The task: A single figure is required: the number of lines in the listing below containing the word "Time".

===============

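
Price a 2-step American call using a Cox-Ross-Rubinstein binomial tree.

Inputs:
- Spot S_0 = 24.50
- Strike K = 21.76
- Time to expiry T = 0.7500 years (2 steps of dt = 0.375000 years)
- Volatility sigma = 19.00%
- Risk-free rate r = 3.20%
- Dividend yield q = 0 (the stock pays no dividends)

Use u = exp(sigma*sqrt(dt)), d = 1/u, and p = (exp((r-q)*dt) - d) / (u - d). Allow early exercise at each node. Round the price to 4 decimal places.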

===============

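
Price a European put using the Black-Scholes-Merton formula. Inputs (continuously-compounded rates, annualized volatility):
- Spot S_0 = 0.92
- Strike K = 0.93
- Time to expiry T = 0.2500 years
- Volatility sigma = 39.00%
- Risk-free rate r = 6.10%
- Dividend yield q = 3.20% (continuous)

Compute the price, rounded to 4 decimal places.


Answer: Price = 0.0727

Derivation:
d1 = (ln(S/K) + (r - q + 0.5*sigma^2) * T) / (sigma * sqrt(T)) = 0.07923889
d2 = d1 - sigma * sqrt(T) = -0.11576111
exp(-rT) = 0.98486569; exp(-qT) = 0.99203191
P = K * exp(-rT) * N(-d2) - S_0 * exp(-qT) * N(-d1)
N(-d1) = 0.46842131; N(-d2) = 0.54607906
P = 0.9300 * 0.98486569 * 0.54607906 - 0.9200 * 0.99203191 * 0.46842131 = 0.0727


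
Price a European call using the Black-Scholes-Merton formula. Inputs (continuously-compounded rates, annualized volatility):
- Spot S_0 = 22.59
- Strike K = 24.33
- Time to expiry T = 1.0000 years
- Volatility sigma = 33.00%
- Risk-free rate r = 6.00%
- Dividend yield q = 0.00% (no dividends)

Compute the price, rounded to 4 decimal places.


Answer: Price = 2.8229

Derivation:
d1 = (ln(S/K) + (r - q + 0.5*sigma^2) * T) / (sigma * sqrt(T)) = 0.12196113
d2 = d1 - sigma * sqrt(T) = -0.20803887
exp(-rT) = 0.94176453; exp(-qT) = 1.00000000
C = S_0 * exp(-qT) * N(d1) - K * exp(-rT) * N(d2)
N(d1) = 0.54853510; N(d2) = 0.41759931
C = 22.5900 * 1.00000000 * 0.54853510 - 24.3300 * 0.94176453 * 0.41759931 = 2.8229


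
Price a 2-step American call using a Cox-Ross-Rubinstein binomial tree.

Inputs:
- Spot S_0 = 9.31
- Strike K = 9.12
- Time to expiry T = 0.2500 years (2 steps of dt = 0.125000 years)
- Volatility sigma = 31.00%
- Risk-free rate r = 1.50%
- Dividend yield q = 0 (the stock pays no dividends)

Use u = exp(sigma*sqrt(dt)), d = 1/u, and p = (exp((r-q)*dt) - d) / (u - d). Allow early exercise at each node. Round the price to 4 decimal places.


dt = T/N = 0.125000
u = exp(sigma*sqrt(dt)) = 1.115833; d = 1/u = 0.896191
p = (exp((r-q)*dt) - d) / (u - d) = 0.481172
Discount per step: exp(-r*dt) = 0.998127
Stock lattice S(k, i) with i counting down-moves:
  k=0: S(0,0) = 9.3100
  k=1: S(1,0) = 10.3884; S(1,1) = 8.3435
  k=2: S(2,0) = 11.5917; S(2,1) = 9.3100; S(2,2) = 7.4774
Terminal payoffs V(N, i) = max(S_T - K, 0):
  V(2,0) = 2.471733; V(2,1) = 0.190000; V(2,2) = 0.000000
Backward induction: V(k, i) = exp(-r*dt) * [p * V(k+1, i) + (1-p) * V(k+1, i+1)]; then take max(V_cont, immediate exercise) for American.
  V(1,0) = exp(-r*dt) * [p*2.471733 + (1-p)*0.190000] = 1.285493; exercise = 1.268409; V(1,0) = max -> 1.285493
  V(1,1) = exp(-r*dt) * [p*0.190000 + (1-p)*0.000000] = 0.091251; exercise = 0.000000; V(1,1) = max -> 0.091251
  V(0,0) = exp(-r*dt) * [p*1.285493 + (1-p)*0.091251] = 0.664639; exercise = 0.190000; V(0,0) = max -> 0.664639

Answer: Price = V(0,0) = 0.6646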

===============

Exercise output: 4